TASK TO CARRY OUT
From the line containing "9 ballots rank" to the last line of the records, reproduce every line exactly and print nothing else.

[Source data]
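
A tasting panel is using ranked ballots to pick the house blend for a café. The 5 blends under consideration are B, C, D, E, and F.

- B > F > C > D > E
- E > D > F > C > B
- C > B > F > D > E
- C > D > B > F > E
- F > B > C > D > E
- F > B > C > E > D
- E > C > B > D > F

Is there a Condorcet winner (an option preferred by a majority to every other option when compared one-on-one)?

No

Head-to-head results (7 voters total):
B vs C: C wins 4–3.
B vs D: B wins 5–2.
B vs E: B wins 5–2.
B vs F: B wins 4–3.
C vs D: C wins 6–1.
C vs E: C wins 5–2.
C vs F: F wins 4–3.
D vs E: D wins 4–3.
D vs F: F wins 4–3.
E vs F: F wins 5–2.
No candidate beats all others: B beats F beats C beats B, a majority cycle.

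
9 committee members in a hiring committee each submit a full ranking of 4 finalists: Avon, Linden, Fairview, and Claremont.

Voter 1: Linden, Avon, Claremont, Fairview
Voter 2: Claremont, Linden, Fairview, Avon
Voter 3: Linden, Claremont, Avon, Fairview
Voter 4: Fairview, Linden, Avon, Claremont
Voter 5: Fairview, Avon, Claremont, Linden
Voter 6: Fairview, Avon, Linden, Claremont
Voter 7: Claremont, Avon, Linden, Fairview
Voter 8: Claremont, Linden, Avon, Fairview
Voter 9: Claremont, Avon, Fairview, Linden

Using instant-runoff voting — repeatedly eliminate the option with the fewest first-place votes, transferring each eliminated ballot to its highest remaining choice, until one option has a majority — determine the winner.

Round 1: Claremont 4, Fairview 3, Linden 2, Avon 0. Avon has the fewest and is eliminated.
Round 2: Claremont 4, Fairview 3, Linden 2. Linden has the fewest and is eliminated.
Round 3: Claremont 6, Fairview 3. Claremont has a majority.

Claremont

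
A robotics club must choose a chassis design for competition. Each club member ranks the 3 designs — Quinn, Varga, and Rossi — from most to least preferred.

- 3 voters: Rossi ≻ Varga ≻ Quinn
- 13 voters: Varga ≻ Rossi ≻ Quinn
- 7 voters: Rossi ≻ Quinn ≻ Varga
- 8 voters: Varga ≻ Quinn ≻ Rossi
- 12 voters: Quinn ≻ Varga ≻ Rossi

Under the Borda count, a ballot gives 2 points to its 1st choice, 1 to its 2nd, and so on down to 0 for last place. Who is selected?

Borda scores:
  Quinn: 3·0 + 13·0 + 7·1 + 8·1 + 12·2 = 39
  Varga: 3·1 + 13·2 + 7·0 + 8·2 + 12·1 = 57
  Rossi: 3·2 + 13·1 + 7·2 + 8·0 + 12·0 = 33
Varga has the highest total.

Varga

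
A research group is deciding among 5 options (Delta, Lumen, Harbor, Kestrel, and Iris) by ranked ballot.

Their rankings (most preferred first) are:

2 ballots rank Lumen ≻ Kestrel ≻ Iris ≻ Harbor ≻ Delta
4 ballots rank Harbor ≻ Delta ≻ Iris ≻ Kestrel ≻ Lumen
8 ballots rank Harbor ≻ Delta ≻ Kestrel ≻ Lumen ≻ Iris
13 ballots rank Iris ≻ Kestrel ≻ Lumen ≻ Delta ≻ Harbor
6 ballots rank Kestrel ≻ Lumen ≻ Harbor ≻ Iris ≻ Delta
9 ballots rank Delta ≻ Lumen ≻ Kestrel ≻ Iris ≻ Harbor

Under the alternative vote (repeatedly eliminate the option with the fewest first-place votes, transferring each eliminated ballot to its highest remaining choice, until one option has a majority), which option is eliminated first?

Round 1: Iris 13, Harbor 12, Delta 9, Kestrel 6, Lumen 2. Lumen has the fewest and is eliminated.
Round 2: Iris 13, Harbor 12, Delta 9, Kestrel 8. Kestrel has the fewest and is eliminated.
Round 3: Harbor 18, Iris 15, Delta 9. Delta has the fewest and is eliminated.
Round 4: Iris 24, Harbor 18. Iris has a majority.

Lumen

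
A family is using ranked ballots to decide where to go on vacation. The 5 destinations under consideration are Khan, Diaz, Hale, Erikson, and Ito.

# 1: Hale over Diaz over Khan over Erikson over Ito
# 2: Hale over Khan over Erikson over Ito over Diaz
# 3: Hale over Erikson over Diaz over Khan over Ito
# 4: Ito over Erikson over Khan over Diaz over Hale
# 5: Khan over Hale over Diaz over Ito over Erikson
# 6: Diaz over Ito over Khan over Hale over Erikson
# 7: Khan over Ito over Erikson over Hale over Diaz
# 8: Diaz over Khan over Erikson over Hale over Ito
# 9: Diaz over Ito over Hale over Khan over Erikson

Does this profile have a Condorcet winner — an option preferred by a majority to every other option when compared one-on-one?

Head-to-head results (9 voters total):
Khan vs Diaz: Diaz wins 5–4.
Khan vs Hale: Khan wins 5–4.
Khan vs Erikson: Khan wins 7–2.
Khan vs Ito: Khan wins 6–3.
Diaz vs Hale: Hale wins 5–4.
Diaz vs Erikson: Diaz wins 5–4.
Diaz vs Ito: Diaz wins 6–3.
Hale vs Erikson: Hale wins 6–3.
Hale vs Ito: Hale wins 5–4.
Erikson vs Ito: Ito wins 5–4.
No candidate beats all others: Khan beats Hale beats Diaz beats Khan, a majority cycle.

No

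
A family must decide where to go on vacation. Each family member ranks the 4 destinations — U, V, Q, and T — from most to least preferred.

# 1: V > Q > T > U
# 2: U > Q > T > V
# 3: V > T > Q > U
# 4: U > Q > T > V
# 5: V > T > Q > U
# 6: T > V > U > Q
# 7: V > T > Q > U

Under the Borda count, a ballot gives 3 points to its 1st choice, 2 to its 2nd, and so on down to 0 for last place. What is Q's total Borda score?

9

Borda scores:
  U: 0 + 3 + 0 + 3 + 0 + 1 + 0 = 7
  V: 3 + 0 + 3 + 0 + 3 + 2 + 3 = 14
  Q: 2 + 2 + 1 + 2 + 1 + 0 + 1 = 9
  T: 1 + 1 + 2 + 1 + 2 + 3 + 2 = 12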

SOLUTION FOR THIS PROBLEM
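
9 ballots rank Delta ≻ Lumen ≻ Kestrel ≻ Iris ≻ Harbor

Under the alternative vote (repeatedly eliminate the option with the fewest first-place votes, transferring each eliminated ballot to its highest remaining choice, until one option has a majority), which option is eliminated first?

Round 1: Iris 13, Harbor 12, Delta 9, Kestrel 6, Lumen 2. Lumen has the fewest and is eliminated.
Round 2: Iris 13, Harbor 12, Delta 9, Kestrel 8. Kestrel has the fewest and is eliminated.
Round 3: Harbor 18, Iris 15, Delta 9. Delta has the fewest and is eliminated.
Round 4: Iris 24, Harbor 18. Iris has a majority.

Lumen

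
A family is using ranked ballots to decide where to go on vacation. The 5 destinations under consideration are Khan, Diaz, Hale, Erikson, and Ito.

# 1: Hale over Diaz over Khan over Erikson over Ito
# 2: Hale over Khan over Erikson over Ito over Diaz
# 3: Hale over Erikson over Diaz over Khan over Ito
# 4: Ito over Erikson over Khan over Diaz over Hale
# 5: Khan over Hale over Diaz over Ito over Erikson
# 6: Diaz over Ito over Khan over Hale over Erikson
# 7: Khan over Ito over Erikson over Hale over Diaz
# 8: Diaz over Khan over Erikson over Hale over Ito
# 9: Diaz over Ito over Hale over Khan over Erikson

Does this profile have a Condorcet winner — an option preferred by a majority to every other option when compared one-on-one?

Head-to-head results (9 voters total):
Khan vs Diaz: Diaz wins 5–4.
Khan vs Hale: Khan wins 5–4.
Khan vs Erikson: Khan wins 7–2.
Khan vs Ito: Khan wins 6–3.
Diaz vs Hale: Hale wins 5–4.
Diaz vs Erikson: Diaz wins 5–4.
Diaz vs Ito: Diaz wins 6–3.
Hale vs Erikson: Hale wins 6–3.
Hale vs Ito: Hale wins 5–4.
Erikson vs Ito: Ito wins 5–4.
No candidate beats all others: Khan beats Hale beats Diaz beats Khan, a majority cycle.

No

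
A family must decide where to go on vacation. Each family member ranks the 4 destinations — U, V, Q, and T — from most to least preferred.

# 1: V > Q > T > U
# 2: U > Q > T > V
# 3: V > T > Q > U
# 4: U > Q > T > V
# 5: V > T > Q > U
# 6: T > V > U > Q
# 7: V > T > Q > U

Under the Borda count, a ballot gives 3 points to its 1st choice, 2 to its 2nd, and so on down to 0 for last place. What is Q's total Borda score?

9

Borda scores:
  U: 0 + 3 + 0 + 3 + 0 + 1 + 0 = 7
  V: 3 + 0 + 3 + 0 + 3 + 2 + 3 = 14
  Q: 2 + 2 + 1 + 2 + 1 + 0 + 1 = 9
  T: 1 + 1 + 2 + 1 + 2 + 3 + 2 = 12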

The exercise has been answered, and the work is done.